DATA RECORDS
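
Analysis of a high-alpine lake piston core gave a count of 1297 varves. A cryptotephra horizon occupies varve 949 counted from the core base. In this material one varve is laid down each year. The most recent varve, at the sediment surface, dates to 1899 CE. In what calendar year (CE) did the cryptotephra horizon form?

1551 CE

The cryptotephra horizon sits at varve 949 from the core base, so 1297 − 949 = 348 varves formed after it.
The varve at the sediment surface is 1899 CE, so the cryptotephra horizon dates to 1899 − 348 = 1551 CE.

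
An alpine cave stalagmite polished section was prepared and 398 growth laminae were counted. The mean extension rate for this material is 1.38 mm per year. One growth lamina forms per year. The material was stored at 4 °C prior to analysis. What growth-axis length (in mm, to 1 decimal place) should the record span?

549.2 mm

398 years of growth are recorded.
Predicted length = 1.38 mm/year × 398 years = 549.2 mm.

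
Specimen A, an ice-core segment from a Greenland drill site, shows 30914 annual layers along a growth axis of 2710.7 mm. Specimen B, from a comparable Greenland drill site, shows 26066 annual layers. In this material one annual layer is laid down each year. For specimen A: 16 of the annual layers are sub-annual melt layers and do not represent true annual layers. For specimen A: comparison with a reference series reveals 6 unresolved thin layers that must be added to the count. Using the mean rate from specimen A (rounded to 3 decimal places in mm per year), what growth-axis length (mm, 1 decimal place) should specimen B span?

2293.8 mm

Specimen A: after corrections the count is 30914 − 16 + 6 = 30904 annual layers.
A: Mean rate = 2710.7 mm / 30904 years ≈ 0.088 mm/year.
Length of B = 0.088 × 26066 = 2293.8 mm.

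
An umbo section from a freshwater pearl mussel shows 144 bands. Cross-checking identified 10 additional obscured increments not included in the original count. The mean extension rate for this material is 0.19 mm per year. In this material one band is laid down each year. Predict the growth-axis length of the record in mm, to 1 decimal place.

29.3 mm

After corrections the count is 144 + 10 = 154 bands.
Predicted length = 0.19 mm/year × 154 years = 29.3 mm.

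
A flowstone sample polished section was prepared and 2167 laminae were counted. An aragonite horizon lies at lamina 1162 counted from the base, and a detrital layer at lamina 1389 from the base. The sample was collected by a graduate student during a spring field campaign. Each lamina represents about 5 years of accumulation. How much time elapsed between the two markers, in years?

1389 − 1162 = 227 laminae lie between the two events.
227 laminae at 5 years each span 227 × 5 = 1135 years.

1135 years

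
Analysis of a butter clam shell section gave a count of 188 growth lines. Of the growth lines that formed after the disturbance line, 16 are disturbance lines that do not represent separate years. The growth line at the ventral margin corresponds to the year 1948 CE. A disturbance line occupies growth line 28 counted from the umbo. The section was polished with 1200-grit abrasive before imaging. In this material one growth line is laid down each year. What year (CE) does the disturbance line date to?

1804 CE

The disturbance line sits at growth line 28 from the umbo, so 188 − 28 = 160 growth lines formed after it.
Removing the 16 false growth lines leaves 160 − 16 = 144 true growth lines beyond the disturbance line.
The growth line at the ventral margin is 1948 CE, so the disturbance line dates to 1948 − 144 = 1804 CE.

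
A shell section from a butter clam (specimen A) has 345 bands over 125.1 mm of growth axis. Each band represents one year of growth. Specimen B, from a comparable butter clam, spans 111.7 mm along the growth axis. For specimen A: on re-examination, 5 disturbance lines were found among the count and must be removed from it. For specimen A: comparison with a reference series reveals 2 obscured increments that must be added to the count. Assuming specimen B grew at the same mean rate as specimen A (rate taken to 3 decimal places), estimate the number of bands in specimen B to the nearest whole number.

305 bands

Specimen A: adjusted count: 345 − 5 + 2 = 342 bands.
A: Mean rate = 125.1 mm / 342 years ≈ 0.366 mm per year.
For B, 111.7 / 0.366 = 305.19 years ≈ 305 bands.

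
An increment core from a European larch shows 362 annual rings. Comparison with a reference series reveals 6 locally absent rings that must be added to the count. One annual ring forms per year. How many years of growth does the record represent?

Correcting the raw count gives 362 + 6 = 368 true annual rings.
At one annual ring per year, that is 368 years.

368 yr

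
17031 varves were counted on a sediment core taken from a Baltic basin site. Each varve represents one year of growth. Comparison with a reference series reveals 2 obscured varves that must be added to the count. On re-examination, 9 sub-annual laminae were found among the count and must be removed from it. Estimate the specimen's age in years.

True varve count = 17031 − 9 + 2 = 17024.
With a one-to-one varve periodicity this is 17024 years.

17024 years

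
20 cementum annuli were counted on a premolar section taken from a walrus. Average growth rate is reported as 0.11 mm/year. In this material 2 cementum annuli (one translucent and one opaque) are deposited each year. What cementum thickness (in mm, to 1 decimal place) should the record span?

1.1 mm

Dividing by 2 cementum annuli per year: 20 / 2 = 10 years.
Length ≈ 0.11 × 10 = 1.1 mm.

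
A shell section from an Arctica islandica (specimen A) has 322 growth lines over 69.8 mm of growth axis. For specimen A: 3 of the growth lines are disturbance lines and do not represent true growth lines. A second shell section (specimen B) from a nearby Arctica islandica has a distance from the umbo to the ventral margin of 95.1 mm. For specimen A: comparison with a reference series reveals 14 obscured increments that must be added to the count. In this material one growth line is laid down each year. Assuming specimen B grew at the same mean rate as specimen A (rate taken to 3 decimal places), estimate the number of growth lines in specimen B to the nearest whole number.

Specimen A: after corrections the count is 322 − 3 + 14 = 333 growth lines.
A: Extension rate ≈ 69.8 / 333 = 0.210 mm per year.
Specimen B: 95.1 mm / 0.210 mm per year = 452.86 years ≈ 453 growth lines.

453 growth lines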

WHAT YOU HAVE TO DO
Set down every record once more, exactly as written.

TASK RESPONSE
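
Analysis of a high-alpine lake piston core gave a count of 1297 varves. A cryptotephra horizon occupies varve 949 counted from the core base. In this material one varve is laid down each year. The most recent varve, at the sediment surface, dates to 1899 CE. In what calendar year (CE) did the cryptotephra horizon form?

1551 CE

The cryptotephra horizon sits at varve 949 from the core base, so 1297 − 949 = 348 varves formed after it.
The varve at the sediment surface is 1899 CE, so the cryptotephra horizon dates to 1899 − 348 = 1551 CE.

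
An alpine cave stalagmite polished section was prepared and 398 growth laminae were counted. The mean extension rate for this material is 1.38 mm per year. One growth lamina forms per year. The material was stored at 4 °C prior to analysis. What growth-axis length (in mm, to 1 decimal place) should the record span?

549.2 mm

398 years of growth are recorded.
Predicted length = 1.38 mm/year × 398 years = 549.2 mm.

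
Specimen A, an ice-core segment from a Greenland drill site, shows 30914 annual layers along a growth axis of 2710.7 mm. Specimen B, from a comparable Greenland drill site, shows 26066 annual layers. In this material one annual layer is laid down each year. For specimen A: 16 of the annual layers are sub-annual melt layers and do not represent true annual layers. For specimen A: comparison with a reference series reveals 6 unresolved thin layers that must be added to the count. Using the mean rate from specimen A (rounded to 3 decimal places in mm per year), what growth-axis length (mm, 1 decimal place) should specimen B span?

2293.8 mm

Specimen A: after corrections the count is 30914 − 16 + 6 = 30904 annual layers.
A: Mean rate = 2710.7 mm / 30904 years ≈ 0.088 mm/year.
Length of B = 0.088 × 26066 = 2293.8 mm.

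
An umbo section from a freshwater pearl mussel shows 144 bands. Cross-checking identified 10 additional obscured increments not included in the original count. The mean extension rate for this material is 0.19 mm per year. In this material one band is laid down each year. Predict the growth-axis length of the record in mm, to 1 decimal place.

29.3 mm

After corrections the count is 144 + 10 = 154 bands.
Predicted length = 0.19 mm/year × 154 years = 29.3 mm.

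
A flowstone sample polished section was prepared and 2167 laminae were counted. An aragonite horizon lies at lamina 1162 counted from the base, and a detrital layer at lamina 1389 from the base. The sample was collected by a graduate student during a spring field campaign. Each lamina represents about 5 years of accumulation. How much time elapsed between the two markers, in years?

1389 − 1162 = 227 laminae lie between the two events.
227 laminae at 5 years each span 227 × 5 = 1135 years.

1135 years

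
Analysis of a butter clam shell section gave a count of 188 growth lines. Of the growth lines that formed after the disturbance line, 16 are disturbance lines that do not represent separate years. The growth line at the ventral margin corresponds to the year 1948 CE. A disturbance line occupies growth line 28 counted from the umbo. The section was polished with 1200-grit abrasive before imaging. In this material one growth line is laid down each year. What year (CE) does the disturbance line date to?

1804 CE

The disturbance line sits at growth line 28 from the umbo, so 188 − 28 = 160 growth lines formed after it.
Removing the 16 false growth lines leaves 160 − 16 = 144 true growth lines beyond the disturbance line.
The growth line at the ventral margin is 1948 CE, so the disturbance line dates to 1948 − 144 = 1804 CE.

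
A shell section from a butter clam (specimen A) has 345 bands over 125.1 mm of growth axis. Each band represents one year of growth. Specimen B, from a comparable butter clam, spans 111.7 mm along the growth axis. For specimen A: on re-examination, 5 disturbance lines were found among the count and must be removed from it. For specimen A: comparison with a reference series reveals 2 obscured increments that must be added to the count. Assuming specimen B grew at the same mean rate as specimen A (rate taken to 3 decimal places), estimate the number of bands in specimen B to the nearest whole number.

305 bands

Specimen A: adjusted count: 345 − 5 + 2 = 342 bands.
A: Mean rate = 125.1 mm / 342 years ≈ 0.366 mm per year.
For B, 111.7 / 0.366 = 305.19 years ≈ 305 bands.

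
An increment core from a European larch shows 362 annual rings. Comparison with a reference series reveals 6 locally absent rings that must be added to the count. One annual ring forms per year. How many years of growth does the record represent?

Correcting the raw count gives 362 + 6 = 368 true annual rings.
At one annual ring per year, that is 368 years.

368 yr

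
17031 varves were counted on a sediment core taken from a Baltic basin site. Each varve represents one year of growth. Comparison with a reference series reveals 2 obscured varves that must be added to the count. On re-examination, 9 sub-annual laminae were found among the count and must be removed from it. Estimate the specimen's age in years.

True varve count = 17031 − 9 + 2 = 17024.
With a one-to-one varve periodicity this is 17024 years.

17024 years

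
20 cementum annuli were counted on a premolar section taken from a walrus. Average growth rate is reported as 0.11 mm/year. In this material 2 cementum annuli (one translucent and one opaque) are deposited each year. What cementum thickness (in mm, to 1 decimal place) should the record span?

1.1 mm

Dividing by 2 cementum annuli per year: 20 / 2 = 10 years.
Length ≈ 0.11 × 10 = 1.1 mm.

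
A shell section from an Arctica islandica (specimen A) has 322 growth lines over 69.8 mm of growth axis. For specimen A: 3 of the growth lines are disturbance lines and do not represent true growth lines. A second shell section (specimen B) from a nearby Arctica islandica has a distance from the umbo to the ventral margin of 95.1 mm. For specimen A: comparison with a reference series reveals 14 obscured increments that must be added to the count. In this material one growth line is laid down each year. Assuming specimen B grew at the same mean rate as specimen A (rate taken to 3 decimal places), estimate the number of growth lines in specimen B to the nearest whole number.

Specimen A: after corrections the count is 322 − 3 + 14 = 333 growth lines.
A: Extension rate ≈ 69.8 / 333 = 0.210 mm per year.
Specimen B: 95.1 mm / 0.210 mm per year = 452.86 years ≈ 453 growth lines.

453 growth lines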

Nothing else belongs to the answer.